- TASK TO COMPLETE -
Transcribe the rest of the listing below, starting with the line that contains "4b₃ to Cartesian coordinates." and ending with the last line, exactly as written.

- THE RECORDS -
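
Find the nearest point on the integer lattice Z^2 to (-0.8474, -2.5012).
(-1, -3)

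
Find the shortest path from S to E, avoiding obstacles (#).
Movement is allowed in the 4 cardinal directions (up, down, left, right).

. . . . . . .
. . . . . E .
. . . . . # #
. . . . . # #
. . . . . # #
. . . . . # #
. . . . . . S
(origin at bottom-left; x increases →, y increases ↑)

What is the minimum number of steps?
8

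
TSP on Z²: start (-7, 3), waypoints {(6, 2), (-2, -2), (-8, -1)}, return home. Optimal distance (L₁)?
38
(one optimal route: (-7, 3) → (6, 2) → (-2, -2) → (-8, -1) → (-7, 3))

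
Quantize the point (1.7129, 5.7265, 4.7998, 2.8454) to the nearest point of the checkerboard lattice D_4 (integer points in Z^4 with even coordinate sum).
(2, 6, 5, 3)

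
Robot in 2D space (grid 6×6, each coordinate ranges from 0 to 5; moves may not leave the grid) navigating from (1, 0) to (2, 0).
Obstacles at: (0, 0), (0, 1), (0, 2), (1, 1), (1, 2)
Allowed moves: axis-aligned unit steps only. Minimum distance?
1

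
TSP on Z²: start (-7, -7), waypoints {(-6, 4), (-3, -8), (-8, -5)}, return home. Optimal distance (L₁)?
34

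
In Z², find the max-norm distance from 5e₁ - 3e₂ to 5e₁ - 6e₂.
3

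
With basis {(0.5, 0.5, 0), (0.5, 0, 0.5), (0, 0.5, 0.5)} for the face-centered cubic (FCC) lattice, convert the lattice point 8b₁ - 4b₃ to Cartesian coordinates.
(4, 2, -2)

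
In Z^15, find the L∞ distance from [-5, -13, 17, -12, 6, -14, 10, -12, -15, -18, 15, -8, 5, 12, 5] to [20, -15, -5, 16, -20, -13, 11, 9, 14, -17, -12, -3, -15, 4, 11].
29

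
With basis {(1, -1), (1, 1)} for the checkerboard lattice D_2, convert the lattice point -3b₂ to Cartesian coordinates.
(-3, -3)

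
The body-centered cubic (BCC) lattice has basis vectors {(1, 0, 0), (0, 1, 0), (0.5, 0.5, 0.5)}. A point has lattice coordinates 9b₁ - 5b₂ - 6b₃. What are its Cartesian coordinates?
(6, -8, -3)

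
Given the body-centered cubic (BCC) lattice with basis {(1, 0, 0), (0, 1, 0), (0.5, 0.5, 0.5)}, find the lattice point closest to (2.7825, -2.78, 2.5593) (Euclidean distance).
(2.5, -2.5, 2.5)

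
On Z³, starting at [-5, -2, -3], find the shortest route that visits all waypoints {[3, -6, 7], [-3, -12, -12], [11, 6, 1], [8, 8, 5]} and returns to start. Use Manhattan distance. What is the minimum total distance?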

- RESPONSE TO THIS TASK -
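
With basis {(0.5, 0.5, 0), (0.5, 0, 0.5), (0, 0.5, 0.5)} for the face-centered cubic (FCC) lattice, convert the lattice point 8b₁ - 4b₃ to Cartesian coordinates.
(4, 2, -2)

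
In Z^15, find the L∞ distance from [-5, -13, 17, -12, 6, -14, 10, -12, -15, -18, 15, -8, 5, 12, 5] to [20, -15, -5, 16, -20, -13, 11, 9, 14, -17, -12, -3, -15, 4, 11].
29

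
With basis {(1, -1), (1, 1)} for the checkerboard lattice D_2, convert the lattice point -3b₂ to Cartesian coordinates.
(-3, -3)

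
The body-centered cubic (BCC) lattice has basis vectors {(1, 0, 0), (0, 1, 0), (0.5, 0.5, 0.5)}. A point has lattice coordinates 9b₁ - 5b₂ - 6b₃. What are its Cartesian coordinates?
(6, -8, -3)

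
Given the body-centered cubic (BCC) lattice with basis {(1, 0, 0), (0, 1, 0), (0.5, 0.5, 0.5)}, find the lattice point closest to (2.7825, -2.78, 2.5593) (Euclidean distance).
(2.5, -2.5, 2.5)

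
On Z³, starting at [-5, -2, -3], find the shortest route that visits all waypoints {[3, -6, 7], [-3, -12, -12], [11, 6, 1], [8, 8, 5]} and returns to start. Use Manhattan distance. What is the minimum total distance?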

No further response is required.